__ABOUT THIS TASK__
The lines to be set down run from the line containing "An interstellar probe of proper length 215" through the final line of the data below; print them exactly and print nothing else.

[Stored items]
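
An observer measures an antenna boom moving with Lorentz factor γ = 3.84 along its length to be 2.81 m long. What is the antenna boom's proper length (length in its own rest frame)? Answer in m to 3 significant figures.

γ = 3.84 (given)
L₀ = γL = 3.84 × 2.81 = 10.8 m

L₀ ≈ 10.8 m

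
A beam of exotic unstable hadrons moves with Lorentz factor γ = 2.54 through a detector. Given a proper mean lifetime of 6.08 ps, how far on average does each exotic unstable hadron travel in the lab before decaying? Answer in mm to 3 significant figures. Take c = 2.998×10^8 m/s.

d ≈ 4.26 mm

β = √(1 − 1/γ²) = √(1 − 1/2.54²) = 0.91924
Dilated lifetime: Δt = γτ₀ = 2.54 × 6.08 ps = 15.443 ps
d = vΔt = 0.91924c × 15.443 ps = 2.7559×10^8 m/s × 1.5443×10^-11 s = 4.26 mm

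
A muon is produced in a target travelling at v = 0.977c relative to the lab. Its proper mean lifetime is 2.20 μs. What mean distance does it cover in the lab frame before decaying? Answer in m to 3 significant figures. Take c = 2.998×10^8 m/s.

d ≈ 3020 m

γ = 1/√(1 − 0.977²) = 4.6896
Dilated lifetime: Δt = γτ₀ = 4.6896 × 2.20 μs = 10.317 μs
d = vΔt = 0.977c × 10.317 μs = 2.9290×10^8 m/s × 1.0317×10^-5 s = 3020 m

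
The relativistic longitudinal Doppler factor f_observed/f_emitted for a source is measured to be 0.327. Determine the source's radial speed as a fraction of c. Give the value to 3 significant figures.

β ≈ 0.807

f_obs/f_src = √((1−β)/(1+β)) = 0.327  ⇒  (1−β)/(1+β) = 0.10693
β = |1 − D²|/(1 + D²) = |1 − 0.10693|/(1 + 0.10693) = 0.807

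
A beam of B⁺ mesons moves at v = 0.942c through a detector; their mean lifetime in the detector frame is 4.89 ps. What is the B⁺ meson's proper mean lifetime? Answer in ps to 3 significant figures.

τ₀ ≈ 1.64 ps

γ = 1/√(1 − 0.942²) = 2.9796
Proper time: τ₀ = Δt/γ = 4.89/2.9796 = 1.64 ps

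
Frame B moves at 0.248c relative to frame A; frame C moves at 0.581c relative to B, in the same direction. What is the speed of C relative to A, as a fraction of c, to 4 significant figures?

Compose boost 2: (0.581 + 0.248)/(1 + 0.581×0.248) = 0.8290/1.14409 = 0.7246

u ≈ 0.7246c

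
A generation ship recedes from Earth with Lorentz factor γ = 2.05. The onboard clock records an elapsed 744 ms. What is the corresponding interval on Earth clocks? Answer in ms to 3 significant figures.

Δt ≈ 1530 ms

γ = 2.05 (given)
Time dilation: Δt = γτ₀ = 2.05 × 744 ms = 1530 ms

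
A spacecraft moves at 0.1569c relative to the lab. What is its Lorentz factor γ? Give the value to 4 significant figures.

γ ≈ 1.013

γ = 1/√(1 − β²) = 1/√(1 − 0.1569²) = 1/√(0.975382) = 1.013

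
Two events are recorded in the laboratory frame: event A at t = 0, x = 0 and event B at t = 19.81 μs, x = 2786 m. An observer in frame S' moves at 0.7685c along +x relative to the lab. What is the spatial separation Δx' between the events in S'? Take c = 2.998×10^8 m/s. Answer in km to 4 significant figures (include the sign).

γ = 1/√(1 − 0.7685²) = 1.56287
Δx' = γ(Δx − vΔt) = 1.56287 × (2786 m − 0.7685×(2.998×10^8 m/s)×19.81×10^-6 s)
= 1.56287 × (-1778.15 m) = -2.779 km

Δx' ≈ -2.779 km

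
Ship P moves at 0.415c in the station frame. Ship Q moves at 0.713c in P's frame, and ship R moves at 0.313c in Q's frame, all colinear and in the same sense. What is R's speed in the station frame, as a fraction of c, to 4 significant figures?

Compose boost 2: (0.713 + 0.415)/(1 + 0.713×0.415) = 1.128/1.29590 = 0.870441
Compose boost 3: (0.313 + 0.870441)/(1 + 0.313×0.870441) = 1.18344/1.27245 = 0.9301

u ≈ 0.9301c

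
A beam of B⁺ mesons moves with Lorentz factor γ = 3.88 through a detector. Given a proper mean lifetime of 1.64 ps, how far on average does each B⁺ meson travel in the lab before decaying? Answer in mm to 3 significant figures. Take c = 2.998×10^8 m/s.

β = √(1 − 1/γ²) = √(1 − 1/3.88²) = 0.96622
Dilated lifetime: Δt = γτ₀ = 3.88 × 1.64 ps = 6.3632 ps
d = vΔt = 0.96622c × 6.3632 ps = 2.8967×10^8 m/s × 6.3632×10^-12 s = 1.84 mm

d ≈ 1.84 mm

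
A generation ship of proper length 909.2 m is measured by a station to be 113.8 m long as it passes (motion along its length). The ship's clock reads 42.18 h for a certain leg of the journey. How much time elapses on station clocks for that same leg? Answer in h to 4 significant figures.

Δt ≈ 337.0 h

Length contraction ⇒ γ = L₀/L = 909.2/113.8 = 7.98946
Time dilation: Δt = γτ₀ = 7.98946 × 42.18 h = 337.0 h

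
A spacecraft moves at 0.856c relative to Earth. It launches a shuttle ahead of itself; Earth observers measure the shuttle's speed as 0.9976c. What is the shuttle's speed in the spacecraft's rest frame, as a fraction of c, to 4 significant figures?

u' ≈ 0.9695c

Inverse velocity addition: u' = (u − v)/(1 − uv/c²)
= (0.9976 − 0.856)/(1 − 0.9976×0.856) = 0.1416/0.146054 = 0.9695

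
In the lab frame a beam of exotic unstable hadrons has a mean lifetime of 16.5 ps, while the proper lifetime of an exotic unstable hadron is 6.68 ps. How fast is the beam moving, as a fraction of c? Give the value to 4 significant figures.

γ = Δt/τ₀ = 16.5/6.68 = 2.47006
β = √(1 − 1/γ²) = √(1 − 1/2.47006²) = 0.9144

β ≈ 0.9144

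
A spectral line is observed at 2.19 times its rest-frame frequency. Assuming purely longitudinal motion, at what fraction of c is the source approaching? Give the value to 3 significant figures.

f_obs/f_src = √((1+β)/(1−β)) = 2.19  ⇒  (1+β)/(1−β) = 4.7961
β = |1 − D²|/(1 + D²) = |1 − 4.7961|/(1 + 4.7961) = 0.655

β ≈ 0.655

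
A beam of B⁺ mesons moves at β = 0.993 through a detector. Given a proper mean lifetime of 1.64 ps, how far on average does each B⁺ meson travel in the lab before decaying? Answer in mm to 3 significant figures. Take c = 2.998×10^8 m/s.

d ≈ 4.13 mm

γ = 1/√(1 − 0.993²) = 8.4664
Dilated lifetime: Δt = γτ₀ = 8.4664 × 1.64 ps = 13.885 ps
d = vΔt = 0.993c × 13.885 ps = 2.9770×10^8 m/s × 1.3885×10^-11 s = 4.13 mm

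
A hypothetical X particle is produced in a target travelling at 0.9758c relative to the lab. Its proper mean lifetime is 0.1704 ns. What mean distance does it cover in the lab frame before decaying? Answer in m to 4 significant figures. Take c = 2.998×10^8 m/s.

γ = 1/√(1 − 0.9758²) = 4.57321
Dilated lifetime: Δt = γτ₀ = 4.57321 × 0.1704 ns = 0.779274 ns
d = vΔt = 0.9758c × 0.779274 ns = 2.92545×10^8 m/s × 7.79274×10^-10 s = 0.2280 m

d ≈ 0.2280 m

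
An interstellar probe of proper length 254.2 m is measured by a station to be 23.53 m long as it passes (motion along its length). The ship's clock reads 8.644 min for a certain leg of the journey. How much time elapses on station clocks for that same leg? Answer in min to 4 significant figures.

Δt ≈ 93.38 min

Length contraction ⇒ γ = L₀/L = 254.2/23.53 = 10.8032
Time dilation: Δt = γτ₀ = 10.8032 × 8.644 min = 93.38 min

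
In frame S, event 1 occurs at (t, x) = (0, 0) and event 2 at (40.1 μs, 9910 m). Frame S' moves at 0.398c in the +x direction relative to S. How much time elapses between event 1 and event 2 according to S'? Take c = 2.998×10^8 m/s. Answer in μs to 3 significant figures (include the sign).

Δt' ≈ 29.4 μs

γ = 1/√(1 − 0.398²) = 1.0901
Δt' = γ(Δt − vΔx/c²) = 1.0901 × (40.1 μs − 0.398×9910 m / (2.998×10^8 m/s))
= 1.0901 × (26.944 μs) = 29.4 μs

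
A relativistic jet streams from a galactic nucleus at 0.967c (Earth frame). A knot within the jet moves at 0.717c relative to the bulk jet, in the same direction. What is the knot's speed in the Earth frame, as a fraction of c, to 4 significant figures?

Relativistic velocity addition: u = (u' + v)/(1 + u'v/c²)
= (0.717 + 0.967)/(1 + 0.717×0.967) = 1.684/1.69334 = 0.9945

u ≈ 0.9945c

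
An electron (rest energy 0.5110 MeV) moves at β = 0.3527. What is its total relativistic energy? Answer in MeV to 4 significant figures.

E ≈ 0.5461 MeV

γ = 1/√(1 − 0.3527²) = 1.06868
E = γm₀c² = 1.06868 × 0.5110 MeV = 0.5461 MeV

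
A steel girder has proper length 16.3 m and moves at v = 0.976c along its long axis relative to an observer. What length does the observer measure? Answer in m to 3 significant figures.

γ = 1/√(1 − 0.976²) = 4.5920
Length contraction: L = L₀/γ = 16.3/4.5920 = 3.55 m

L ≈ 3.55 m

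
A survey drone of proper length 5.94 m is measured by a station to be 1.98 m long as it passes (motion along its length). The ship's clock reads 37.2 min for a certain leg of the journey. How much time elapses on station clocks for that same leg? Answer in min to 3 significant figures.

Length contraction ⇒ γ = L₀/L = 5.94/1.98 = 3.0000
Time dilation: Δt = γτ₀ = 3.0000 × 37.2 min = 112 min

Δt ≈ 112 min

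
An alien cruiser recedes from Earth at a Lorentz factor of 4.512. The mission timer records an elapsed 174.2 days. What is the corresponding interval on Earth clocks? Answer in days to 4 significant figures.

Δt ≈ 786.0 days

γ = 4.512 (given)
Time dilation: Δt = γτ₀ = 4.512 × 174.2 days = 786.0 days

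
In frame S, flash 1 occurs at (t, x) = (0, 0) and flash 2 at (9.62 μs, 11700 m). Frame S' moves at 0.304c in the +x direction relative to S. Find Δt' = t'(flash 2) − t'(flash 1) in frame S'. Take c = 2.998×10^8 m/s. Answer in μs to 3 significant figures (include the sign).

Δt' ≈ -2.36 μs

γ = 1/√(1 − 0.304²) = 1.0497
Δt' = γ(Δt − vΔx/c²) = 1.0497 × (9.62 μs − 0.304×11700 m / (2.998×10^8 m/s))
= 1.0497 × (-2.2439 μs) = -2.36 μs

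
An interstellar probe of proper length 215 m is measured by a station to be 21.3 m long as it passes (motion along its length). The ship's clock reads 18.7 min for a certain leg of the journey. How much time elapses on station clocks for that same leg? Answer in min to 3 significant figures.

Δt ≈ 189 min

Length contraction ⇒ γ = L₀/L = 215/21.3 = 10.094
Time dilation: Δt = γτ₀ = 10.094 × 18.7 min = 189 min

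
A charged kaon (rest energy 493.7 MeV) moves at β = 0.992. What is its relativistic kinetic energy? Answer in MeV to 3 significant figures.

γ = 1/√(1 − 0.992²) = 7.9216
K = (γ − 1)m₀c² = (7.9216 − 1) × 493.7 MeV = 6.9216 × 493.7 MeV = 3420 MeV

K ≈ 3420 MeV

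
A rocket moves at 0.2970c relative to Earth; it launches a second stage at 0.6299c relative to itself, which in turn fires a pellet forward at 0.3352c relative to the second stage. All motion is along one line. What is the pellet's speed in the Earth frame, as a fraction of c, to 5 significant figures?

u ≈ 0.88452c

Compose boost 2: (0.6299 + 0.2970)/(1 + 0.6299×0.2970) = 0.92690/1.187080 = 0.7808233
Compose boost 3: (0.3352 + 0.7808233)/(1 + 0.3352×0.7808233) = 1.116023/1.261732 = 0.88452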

__SOLUTION FOR THIS EXERCISE__
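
An interstellar probe of proper length 215 m is measured by a station to be 21.3 m long as it passes (motion along its length). The ship's clock reads 18.7 min for a certain leg of the journey. How much time elapses on station clocks for that same leg? Answer in min to 3 significant figures.

Δt ≈ 189 min

Length contraction ⇒ γ = L₀/L = 215/21.3 = 10.094
Time dilation: Δt = γτ₀ = 10.094 × 18.7 min = 189 min

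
A charged kaon (rest energy 493.7 MeV) moves at β = 0.992. What is its relativistic kinetic energy? Answer in MeV to 3 significant figures.

γ = 1/√(1 − 0.992²) = 7.9216
K = (γ − 1)m₀c² = (7.9216 − 1) × 493.7 MeV = 6.9216 × 493.7 MeV = 3420 MeV

K ≈ 3420 MeV

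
A rocket moves at 0.2970c relative to Earth; it launches a second stage at 0.6299c relative to itself, which in turn fires a pellet forward at 0.3352c relative to the second stage. All motion is along one line. What is the pellet's speed in the Earth frame, as a fraction of c, to 5 significant figures?

u ≈ 0.88452c

Compose boost 2: (0.6299 + 0.2970)/(1 + 0.6299×0.2970) = 0.92690/1.187080 = 0.7808233
Compose boost 3: (0.3352 + 0.7808233)/(1 + 0.3352×0.7808233) = 1.116023/1.261732 = 0.88452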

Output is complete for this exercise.